* _Requirement_: Only the lines from the line containing "Entry (actual=F, predicted=B): 26" to the end of the records, both included, belong in the answer, copied exactly.

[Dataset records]

━━━━━━

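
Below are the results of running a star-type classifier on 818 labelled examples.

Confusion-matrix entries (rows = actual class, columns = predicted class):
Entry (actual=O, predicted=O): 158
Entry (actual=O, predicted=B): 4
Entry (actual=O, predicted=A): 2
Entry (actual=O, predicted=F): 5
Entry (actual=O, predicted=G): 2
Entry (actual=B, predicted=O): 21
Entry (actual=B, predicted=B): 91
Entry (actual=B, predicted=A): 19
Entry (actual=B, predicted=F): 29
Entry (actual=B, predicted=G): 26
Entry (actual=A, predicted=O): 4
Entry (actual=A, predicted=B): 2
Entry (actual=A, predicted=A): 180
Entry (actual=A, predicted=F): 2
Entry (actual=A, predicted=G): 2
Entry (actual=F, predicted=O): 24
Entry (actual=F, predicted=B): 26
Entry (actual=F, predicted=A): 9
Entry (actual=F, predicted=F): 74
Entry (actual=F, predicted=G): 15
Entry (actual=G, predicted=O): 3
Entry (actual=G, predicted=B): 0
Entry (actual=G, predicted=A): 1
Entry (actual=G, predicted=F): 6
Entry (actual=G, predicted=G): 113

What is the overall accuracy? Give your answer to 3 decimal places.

Accuracy = trace / total = (158+91+180+74+113=616) / 818 = 616/818 = 0.753

0.753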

━━━━━━

* _Answer to this problem_:
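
Entry (actual=F, predicted=B): 26
Entry (actual=F, predicted=A): 9
Entry (actual=F, predicted=F): 74
Entry (actual=F, predicted=G): 15
Entry (actual=G, predicted=O): 3
Entry (actual=G, predicted=B): 0
Entry (actual=G, predicted=A): 1
Entry (actual=G, predicted=F): 6
Entry (actual=G, predicted=G): 113

What is the overall accuracy? Give your answer to 3 decimal places.

Accuracy = trace / total = (158+91+180+74+113=616) / 818 = 616/818 = 0.753

0.753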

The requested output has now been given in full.